* **WHAT IS EXPECTED**
Below are some records. Return exactly the lines from the one containing "Someone has £1,379.00" through the one containing "You carry a $950.00", both included, and only those.

[Data extracted from a collection]
== Segment start ==

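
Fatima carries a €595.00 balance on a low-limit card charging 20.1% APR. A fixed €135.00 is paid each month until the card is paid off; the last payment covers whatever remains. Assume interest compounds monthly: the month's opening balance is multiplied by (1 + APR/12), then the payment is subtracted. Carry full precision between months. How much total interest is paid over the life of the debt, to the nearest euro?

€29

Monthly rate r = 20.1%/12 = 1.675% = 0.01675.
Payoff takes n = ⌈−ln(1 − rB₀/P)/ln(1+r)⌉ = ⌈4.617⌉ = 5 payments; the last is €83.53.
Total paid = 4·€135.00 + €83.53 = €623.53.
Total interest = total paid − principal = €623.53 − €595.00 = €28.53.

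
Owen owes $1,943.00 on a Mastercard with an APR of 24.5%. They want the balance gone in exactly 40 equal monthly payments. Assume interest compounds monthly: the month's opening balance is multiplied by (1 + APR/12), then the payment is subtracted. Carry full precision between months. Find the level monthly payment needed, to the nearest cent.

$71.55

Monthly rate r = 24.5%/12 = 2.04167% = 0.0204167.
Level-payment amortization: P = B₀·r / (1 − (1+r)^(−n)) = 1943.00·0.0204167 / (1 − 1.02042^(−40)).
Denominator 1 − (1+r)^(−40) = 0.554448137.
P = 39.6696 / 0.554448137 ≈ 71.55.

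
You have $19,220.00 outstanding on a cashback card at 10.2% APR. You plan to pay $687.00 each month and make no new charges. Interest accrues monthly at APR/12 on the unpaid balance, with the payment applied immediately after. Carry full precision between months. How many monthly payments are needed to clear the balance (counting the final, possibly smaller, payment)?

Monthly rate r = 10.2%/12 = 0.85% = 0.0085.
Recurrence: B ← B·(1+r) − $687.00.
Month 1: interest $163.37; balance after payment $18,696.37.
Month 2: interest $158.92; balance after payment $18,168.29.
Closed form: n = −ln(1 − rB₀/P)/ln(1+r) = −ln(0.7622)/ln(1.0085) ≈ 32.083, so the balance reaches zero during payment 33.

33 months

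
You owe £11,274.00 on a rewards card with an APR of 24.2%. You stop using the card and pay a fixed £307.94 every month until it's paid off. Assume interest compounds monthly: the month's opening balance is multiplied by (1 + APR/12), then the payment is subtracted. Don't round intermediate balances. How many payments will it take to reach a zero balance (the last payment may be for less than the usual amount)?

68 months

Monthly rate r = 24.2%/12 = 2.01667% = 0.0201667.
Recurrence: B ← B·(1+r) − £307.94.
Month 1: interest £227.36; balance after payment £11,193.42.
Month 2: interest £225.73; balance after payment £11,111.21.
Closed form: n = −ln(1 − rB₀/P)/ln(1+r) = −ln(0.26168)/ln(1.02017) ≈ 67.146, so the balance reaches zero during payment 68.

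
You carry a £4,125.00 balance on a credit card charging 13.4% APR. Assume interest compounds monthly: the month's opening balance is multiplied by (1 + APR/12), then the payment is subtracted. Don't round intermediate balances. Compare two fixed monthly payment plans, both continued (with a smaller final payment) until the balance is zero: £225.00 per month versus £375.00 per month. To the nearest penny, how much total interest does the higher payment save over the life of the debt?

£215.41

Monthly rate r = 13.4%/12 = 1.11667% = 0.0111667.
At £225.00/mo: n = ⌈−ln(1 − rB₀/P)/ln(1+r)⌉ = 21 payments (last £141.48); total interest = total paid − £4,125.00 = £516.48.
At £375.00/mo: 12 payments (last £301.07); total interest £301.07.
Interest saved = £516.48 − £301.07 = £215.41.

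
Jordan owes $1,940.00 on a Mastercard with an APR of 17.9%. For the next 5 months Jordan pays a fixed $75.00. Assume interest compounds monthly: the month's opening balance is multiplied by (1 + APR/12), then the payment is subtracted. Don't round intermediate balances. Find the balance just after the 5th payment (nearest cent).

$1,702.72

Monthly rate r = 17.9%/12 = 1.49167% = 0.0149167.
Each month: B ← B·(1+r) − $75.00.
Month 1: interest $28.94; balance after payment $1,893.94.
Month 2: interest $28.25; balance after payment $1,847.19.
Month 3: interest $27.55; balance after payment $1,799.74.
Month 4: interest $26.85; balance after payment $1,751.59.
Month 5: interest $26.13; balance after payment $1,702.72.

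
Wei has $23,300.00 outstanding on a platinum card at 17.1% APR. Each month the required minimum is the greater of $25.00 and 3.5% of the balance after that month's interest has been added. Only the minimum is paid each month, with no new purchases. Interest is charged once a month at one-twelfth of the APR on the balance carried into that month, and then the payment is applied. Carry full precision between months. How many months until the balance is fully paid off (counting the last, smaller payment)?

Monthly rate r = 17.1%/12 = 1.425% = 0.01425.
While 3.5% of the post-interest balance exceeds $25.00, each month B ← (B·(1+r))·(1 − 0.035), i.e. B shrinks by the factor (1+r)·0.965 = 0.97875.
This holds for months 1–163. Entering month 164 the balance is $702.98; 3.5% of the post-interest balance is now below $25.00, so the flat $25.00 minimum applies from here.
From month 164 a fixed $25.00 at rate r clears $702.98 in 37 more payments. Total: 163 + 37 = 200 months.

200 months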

== Segment end ==
== Segment start ==

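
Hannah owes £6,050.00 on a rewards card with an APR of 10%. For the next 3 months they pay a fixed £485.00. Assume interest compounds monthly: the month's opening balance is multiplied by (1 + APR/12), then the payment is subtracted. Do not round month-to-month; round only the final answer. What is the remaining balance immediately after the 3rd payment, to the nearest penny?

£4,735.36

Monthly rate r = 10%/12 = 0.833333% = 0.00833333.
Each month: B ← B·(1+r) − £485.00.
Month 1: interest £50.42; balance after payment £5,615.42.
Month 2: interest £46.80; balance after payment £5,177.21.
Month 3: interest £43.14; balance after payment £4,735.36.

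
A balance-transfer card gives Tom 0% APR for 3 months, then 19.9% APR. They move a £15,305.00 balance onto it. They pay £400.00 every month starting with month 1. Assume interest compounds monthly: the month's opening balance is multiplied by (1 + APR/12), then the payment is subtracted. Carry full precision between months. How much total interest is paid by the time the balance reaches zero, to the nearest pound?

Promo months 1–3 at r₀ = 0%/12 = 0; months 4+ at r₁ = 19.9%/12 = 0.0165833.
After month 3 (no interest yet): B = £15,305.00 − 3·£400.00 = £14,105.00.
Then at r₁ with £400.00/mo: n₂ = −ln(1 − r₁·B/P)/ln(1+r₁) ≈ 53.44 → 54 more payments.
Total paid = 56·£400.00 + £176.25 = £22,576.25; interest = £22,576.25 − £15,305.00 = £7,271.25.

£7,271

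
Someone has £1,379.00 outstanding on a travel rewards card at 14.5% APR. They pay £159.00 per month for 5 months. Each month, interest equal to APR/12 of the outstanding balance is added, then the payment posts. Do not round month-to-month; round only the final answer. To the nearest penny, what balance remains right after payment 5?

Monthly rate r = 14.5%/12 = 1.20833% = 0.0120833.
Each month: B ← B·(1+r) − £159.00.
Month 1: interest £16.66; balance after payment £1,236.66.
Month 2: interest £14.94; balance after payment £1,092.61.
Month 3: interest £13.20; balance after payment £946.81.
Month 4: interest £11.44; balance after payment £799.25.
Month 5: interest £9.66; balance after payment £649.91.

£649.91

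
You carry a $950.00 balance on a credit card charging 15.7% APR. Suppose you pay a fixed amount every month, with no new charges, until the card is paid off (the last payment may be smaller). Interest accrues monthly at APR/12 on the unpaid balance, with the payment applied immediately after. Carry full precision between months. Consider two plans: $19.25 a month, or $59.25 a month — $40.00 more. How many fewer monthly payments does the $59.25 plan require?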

== Segment end ==

* **ANSWER**
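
Someone has £1,379.00 outstanding on a travel rewards card at 14.5% APR. They pay £159.00 per month for 5 months. Each month, interest equal to APR/12 of the outstanding balance is added, then the payment posts. Do not round month-to-month; round only the final answer. To the nearest penny, what balance remains right after payment 5?

Monthly rate r = 14.5%/12 = 1.20833% = 0.0120833.
Each month: B ← B·(1+r) − £159.00.
Month 1: interest £16.66; balance after payment £1,236.66.
Month 2: interest £14.94; balance after payment £1,092.61.
Month 3: interest £13.20; balance after payment £946.81.
Month 4: interest £11.44; balance after payment £799.25.
Month 5: interest £9.66; balance after payment £649.91.

£649.91

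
You carry a $950.00 balance on a credit card charging 15.7% APR. Suppose you pay a fixed amount every month, with no new charges, until the card is paid off (the last payment may be smaller). Interest accrues monthly at APR/12 on the unpaid balance, with the payment applied immediately after. Carry full precision between months. Consider two plans: $19.25 a month, or $59.25 a month — $40.00 more. How many fewer monthly payments does the $59.25 plan require?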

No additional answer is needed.